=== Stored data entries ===
-=-=-
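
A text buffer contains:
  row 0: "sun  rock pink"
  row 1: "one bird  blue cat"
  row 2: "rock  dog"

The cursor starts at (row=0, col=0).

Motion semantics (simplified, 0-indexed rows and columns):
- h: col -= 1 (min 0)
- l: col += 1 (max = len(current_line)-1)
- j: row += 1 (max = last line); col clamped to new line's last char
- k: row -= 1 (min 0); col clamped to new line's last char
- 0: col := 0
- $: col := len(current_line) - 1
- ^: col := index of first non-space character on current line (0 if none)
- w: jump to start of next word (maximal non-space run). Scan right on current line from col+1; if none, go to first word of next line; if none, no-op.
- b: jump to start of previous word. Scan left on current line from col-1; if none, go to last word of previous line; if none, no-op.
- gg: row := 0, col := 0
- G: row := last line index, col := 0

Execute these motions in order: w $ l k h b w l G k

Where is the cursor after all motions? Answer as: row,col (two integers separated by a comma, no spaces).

After 1 (w): row=0 col=5 char='r'
After 2 ($): row=0 col=13 char='k'
After 3 (l): row=0 col=13 char='k'
After 4 (k): row=0 col=13 char='k'
After 5 (h): row=0 col=12 char='n'
After 6 (b): row=0 col=10 char='p'
After 7 (w): row=1 col=0 char='o'
After 8 (l): row=1 col=1 char='n'
After 9 (G): row=2 col=0 char='r'
After 10 (k): row=1 col=0 char='o'

Answer: 1,0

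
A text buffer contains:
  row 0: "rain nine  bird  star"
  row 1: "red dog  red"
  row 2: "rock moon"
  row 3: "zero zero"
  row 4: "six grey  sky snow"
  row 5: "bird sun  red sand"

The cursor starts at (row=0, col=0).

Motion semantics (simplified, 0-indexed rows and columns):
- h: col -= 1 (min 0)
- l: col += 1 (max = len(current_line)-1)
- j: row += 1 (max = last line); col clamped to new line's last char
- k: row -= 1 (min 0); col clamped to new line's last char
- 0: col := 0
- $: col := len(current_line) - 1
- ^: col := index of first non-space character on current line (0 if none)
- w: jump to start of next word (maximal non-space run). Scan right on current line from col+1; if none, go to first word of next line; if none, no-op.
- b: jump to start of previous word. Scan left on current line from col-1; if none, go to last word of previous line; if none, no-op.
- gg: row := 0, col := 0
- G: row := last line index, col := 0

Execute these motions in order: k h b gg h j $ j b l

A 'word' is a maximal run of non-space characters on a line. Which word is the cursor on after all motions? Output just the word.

Answer: moon

Derivation:
After 1 (k): row=0 col=0 char='r'
After 2 (h): row=0 col=0 char='r'
After 3 (b): row=0 col=0 char='r'
After 4 (gg): row=0 col=0 char='r'
After 5 (h): row=0 col=0 char='r'
After 6 (j): row=1 col=0 char='r'
After 7 ($): row=1 col=11 char='d'
After 8 (j): row=2 col=8 char='n'
After 9 (b): row=2 col=5 char='m'
After 10 (l): row=2 col=6 char='o'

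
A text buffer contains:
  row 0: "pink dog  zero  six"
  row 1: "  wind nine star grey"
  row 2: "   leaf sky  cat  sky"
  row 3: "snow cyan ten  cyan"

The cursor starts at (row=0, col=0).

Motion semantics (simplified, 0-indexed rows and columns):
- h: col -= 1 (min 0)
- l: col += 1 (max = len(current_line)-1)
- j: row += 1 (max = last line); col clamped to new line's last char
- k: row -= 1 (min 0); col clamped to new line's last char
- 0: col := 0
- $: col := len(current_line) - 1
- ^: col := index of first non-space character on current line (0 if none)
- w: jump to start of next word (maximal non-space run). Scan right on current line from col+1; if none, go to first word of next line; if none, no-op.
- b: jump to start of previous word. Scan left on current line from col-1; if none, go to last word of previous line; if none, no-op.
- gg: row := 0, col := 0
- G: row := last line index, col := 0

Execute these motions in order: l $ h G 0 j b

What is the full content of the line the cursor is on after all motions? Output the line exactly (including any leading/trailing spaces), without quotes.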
-=-=-
=== Exercise objective ===
Identify every line above that includes the word "snow", and show those lines.

=== Finished exercise ===
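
  row 4: "six grey  sky snow"
  row 3: "snow cyan ten  cyan"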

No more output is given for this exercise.